WHAT YOU SHOULD DO:
Scan the records below. Copy every line in which the word "logic" appears.

Items from a dataset:

◇ ◇ ◇ ◇

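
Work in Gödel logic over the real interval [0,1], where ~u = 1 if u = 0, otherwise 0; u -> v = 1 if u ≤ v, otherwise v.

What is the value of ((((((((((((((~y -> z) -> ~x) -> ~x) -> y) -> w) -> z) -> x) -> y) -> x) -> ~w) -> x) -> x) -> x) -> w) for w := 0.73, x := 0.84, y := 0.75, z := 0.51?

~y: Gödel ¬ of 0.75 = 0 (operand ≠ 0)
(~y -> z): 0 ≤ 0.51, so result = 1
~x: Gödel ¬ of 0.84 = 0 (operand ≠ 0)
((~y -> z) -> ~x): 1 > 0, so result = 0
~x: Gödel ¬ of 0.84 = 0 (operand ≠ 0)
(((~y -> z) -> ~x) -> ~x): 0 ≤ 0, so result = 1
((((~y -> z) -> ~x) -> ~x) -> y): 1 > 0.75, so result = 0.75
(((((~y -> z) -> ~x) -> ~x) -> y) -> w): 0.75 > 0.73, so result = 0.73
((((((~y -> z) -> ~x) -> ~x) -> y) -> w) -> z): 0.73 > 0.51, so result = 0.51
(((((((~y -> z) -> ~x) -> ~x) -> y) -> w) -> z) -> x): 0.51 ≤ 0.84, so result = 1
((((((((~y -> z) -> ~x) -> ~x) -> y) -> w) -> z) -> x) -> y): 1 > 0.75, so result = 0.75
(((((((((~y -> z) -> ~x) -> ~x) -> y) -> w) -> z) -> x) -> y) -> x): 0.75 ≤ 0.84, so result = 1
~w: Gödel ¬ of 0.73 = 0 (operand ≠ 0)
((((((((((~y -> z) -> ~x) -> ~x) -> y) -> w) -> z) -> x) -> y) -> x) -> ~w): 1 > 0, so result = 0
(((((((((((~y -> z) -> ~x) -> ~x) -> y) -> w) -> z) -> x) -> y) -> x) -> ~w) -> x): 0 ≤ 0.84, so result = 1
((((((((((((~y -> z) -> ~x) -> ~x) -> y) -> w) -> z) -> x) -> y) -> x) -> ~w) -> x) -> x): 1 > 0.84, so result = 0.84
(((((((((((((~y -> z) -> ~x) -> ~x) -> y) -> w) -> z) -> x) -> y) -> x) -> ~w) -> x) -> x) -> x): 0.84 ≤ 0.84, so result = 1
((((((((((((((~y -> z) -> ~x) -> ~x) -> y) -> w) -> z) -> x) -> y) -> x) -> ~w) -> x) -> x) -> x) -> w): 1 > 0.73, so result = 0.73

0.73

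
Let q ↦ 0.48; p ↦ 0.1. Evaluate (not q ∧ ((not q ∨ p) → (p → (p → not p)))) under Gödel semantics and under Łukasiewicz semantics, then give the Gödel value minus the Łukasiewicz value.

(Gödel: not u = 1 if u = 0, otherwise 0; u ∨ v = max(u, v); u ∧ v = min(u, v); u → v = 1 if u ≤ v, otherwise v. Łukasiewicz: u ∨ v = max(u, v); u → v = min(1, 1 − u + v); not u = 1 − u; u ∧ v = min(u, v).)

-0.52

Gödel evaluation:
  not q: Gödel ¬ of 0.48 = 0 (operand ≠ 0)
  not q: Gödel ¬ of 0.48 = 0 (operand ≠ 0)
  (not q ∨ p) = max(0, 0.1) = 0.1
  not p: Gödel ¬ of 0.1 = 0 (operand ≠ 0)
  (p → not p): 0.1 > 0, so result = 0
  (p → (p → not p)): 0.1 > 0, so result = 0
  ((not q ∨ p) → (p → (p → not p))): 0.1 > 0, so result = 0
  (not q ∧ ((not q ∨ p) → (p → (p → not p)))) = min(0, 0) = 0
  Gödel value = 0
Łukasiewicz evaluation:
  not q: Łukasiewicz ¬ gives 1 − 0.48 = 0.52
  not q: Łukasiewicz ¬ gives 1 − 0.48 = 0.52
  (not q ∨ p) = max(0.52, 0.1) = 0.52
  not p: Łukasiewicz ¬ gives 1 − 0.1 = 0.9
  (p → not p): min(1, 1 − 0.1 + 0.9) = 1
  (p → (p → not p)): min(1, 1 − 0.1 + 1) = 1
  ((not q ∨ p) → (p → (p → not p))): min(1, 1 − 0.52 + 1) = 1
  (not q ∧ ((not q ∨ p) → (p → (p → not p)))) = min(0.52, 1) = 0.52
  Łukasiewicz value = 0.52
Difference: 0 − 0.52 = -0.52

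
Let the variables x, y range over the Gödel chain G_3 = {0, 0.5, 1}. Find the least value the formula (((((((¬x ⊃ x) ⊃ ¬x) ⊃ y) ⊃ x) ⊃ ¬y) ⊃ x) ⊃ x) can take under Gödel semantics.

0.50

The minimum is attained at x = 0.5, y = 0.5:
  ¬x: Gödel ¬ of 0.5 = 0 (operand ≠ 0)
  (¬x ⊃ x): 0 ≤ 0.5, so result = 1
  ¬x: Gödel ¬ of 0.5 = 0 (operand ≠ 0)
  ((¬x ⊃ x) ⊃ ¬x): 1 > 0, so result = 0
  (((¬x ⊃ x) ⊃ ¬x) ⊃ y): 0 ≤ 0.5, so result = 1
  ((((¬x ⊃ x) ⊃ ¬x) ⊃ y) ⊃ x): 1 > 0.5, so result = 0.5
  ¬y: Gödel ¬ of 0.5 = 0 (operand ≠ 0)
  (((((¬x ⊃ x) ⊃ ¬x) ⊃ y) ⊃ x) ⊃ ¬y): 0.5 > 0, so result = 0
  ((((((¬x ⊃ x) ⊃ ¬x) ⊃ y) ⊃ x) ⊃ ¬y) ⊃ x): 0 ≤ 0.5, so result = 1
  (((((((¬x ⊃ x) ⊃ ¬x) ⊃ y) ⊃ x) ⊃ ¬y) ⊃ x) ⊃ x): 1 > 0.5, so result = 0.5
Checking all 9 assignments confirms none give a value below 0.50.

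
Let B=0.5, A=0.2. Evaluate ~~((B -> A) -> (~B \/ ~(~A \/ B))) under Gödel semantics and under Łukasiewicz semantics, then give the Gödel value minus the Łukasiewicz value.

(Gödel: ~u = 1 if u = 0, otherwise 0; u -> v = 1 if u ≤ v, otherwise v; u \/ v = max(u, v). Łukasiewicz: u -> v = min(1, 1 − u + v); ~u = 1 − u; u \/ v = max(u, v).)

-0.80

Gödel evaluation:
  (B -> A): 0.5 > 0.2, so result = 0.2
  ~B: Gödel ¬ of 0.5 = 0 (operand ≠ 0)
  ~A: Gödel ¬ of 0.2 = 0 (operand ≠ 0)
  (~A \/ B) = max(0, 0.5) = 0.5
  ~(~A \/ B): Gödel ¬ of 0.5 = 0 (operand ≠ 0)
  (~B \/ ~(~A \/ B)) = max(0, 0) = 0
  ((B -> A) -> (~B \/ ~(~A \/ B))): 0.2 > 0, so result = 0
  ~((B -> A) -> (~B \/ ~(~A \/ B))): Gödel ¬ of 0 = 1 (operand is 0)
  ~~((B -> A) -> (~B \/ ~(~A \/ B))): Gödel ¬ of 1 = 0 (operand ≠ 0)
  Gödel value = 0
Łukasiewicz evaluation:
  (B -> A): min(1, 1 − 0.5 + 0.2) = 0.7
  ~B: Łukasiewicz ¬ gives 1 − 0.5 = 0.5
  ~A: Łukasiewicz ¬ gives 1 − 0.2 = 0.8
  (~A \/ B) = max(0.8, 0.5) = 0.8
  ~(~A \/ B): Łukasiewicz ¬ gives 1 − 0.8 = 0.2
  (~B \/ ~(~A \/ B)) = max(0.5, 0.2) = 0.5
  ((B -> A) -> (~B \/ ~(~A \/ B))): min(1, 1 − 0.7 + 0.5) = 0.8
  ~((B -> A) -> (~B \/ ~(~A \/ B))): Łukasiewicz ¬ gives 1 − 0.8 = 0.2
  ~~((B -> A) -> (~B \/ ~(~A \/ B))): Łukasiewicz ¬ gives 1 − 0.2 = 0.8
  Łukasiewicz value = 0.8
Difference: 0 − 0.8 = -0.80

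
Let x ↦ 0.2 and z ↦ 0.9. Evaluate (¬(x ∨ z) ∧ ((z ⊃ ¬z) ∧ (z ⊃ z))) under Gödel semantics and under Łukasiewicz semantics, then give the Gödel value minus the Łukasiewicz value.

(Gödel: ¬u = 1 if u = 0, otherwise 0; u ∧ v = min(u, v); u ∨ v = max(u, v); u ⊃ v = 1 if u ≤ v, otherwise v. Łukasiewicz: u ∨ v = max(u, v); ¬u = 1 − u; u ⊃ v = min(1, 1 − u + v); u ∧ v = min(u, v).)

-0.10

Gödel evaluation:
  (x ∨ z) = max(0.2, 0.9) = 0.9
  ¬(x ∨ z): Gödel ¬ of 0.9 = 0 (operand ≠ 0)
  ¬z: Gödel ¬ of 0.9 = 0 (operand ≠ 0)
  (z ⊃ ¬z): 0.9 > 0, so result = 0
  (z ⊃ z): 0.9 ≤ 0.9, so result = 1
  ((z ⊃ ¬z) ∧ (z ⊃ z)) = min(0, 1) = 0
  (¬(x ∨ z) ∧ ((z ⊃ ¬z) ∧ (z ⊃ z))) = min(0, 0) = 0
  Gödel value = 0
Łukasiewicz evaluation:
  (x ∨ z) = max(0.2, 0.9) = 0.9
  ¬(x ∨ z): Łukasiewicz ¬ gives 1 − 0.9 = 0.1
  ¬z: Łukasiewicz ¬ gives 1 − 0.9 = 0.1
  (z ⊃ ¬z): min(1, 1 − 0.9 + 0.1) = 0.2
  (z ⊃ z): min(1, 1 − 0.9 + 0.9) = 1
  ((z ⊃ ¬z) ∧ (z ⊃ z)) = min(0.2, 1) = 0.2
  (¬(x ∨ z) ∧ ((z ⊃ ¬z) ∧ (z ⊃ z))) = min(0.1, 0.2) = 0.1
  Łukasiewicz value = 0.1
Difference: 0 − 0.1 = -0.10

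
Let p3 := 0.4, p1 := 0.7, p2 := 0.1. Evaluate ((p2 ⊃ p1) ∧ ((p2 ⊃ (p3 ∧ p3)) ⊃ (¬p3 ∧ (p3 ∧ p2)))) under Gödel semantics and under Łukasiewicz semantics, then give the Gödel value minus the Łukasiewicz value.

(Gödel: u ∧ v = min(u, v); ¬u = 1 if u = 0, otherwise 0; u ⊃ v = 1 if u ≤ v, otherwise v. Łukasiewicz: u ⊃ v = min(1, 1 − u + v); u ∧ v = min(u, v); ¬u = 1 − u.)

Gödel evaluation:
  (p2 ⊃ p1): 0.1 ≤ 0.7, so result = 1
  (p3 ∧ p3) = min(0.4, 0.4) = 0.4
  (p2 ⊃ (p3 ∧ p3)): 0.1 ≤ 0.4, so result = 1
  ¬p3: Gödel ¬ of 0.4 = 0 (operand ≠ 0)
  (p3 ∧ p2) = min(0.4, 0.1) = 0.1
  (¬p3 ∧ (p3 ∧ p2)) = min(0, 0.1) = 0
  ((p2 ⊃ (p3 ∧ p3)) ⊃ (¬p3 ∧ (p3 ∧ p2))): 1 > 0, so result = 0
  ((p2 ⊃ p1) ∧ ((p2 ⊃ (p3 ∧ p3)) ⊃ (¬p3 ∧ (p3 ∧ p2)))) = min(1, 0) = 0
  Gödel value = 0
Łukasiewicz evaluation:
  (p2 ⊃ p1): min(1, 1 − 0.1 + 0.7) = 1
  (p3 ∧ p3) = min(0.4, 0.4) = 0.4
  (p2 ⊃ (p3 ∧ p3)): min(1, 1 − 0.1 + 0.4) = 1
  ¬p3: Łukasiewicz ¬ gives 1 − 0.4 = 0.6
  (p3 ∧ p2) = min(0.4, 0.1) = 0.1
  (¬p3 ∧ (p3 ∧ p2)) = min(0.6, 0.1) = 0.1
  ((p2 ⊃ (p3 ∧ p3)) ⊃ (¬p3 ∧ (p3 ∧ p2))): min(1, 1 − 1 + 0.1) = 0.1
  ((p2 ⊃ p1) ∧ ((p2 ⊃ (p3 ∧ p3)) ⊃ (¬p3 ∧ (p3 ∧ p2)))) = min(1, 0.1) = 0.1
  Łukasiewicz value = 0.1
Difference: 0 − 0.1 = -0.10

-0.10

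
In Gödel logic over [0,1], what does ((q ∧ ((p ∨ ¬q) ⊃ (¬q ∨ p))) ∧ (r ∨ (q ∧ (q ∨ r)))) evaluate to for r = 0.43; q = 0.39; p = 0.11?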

◇ ◇ ◇ ◇

RESPONSE TO THIS TASK:
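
Work in Gödel logic over the real interval [0,1], where ~u = 1 if u = 0, otherwise 0; u -> v = 1 if u ≤ v, otherwise v.
In Gödel logic over [0,1], what does ((q ∧ ((p ∨ ¬q) ⊃ (¬q ∨ p))) ∧ (r ∨ (q ∧ (q ∨ r)))) evaluate to for r = 0.43; q = 0.39; p = 0.11?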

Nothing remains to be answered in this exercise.